What you are asked to do
Below are the records. Gather each line that holds "search".

[Collected data entries]
___
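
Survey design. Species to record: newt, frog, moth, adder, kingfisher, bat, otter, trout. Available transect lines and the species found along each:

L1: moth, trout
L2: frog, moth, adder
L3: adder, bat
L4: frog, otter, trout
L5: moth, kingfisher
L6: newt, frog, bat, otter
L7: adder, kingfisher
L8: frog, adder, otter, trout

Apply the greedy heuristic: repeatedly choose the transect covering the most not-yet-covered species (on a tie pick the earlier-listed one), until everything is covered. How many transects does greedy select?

Pick 1: L6 covers 4 new species (newt, frog, bat, otter).
Pick 2: L1 covers 2 new species (moth, trout).
Pick 3: L7 covers 2 new species (adder, kingfisher).
Greedy uses 3 transects.

3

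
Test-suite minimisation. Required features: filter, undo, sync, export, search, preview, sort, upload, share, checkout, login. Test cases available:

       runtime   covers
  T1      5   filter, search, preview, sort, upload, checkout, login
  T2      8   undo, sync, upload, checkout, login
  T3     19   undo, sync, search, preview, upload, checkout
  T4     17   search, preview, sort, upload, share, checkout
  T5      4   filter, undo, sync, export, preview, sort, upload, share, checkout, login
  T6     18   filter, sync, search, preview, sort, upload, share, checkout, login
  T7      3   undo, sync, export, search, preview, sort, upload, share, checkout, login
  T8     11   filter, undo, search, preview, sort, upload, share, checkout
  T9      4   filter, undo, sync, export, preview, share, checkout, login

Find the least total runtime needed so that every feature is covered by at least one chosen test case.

T5, T7 cover every feature at runtime 4 + 3 = 7.
Any cover uses at least 2 test cases; among all covering selections none totals below 7.

7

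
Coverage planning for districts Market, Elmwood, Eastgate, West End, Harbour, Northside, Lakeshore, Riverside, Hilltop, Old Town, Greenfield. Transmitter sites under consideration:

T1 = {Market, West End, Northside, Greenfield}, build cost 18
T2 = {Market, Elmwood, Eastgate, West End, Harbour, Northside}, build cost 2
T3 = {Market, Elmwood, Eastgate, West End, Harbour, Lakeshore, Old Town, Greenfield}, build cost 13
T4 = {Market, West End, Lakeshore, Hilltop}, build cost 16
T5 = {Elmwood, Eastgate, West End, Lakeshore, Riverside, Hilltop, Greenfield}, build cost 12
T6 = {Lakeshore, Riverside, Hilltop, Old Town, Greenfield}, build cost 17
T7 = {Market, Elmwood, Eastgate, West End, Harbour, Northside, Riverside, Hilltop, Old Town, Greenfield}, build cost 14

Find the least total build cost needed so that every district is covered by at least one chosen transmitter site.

T2, T6 cover every district at build cost 2 + 17 = 19.
Any cover uses at least 2 transmitter sites; among all covering selections none totals below 19.
Greedy by coverage-per-build cost would pick T2, T5, T3 for 27 — worse than the optimum 19.

19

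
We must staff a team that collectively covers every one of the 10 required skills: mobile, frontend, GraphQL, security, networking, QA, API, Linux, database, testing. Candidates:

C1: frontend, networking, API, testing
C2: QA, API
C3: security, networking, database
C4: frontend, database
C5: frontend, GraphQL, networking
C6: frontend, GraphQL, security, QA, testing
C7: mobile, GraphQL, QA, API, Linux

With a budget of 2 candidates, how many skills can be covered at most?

Choosing C1, C7 covers {mobile, frontend, GraphQL, networking, QA, API, Linux, testing} — 8 skills.
No choice of 2 candidates does better; here security, database are left uncovered.

8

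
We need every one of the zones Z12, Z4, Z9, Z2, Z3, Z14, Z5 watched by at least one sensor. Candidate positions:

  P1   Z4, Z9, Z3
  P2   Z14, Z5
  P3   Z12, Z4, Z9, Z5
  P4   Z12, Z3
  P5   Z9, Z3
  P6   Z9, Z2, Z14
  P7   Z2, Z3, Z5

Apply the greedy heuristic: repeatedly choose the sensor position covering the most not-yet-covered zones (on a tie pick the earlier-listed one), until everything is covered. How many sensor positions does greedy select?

3

Pick 1: P3 covers 4 new zones (Z12, Z4, Z9, Z5).
Pick 2: P6 covers 2 new zones (Z2, Z14).
Pick 3: P1 covers 1 new zones (Z3).
Greedy uses 3 sensor positions.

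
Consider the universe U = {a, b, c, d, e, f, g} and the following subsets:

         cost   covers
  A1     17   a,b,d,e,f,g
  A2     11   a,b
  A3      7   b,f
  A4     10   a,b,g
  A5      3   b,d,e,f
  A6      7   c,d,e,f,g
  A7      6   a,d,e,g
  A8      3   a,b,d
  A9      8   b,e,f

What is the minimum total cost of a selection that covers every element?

A6, A8 cover every element at cost 7 + 3 = 10.
Any cover uses at least 2 sets; among all covering selections none totals below 10.

10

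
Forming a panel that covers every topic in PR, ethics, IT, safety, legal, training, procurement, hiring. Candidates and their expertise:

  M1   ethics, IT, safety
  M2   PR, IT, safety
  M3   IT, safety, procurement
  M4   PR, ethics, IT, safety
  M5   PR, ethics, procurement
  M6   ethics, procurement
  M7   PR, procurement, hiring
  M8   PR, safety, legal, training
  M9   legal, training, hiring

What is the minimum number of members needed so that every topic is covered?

M1, M5, M9 together cover {PR, ethics, IT, safety, legal, training, procurement, hiring} — every topic.
No 2 of the 9 members cover everything (all 36 pairs fall short), so 3 is minimum.

3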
___
Output of the exercise
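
Test-suite minimisation. Required features: filter, undo, sync, export, search, preview, sort, upload, share, checkout, login. Test cases available:
  T1      5   filter, search, preview, sort, upload, checkout, login
  T3     19   undo, sync, search, preview, upload, checkout
  T4     17   search, preview, sort, upload, share, checkout
  T6     18   filter, sync, search, preview, sort, upload, share, checkout, login
  T7      3   undo, sync, export, search, preview, sort, upload, share, checkout, login
  T8     11   filter, undo, search, preview, sort, upload, share, checkout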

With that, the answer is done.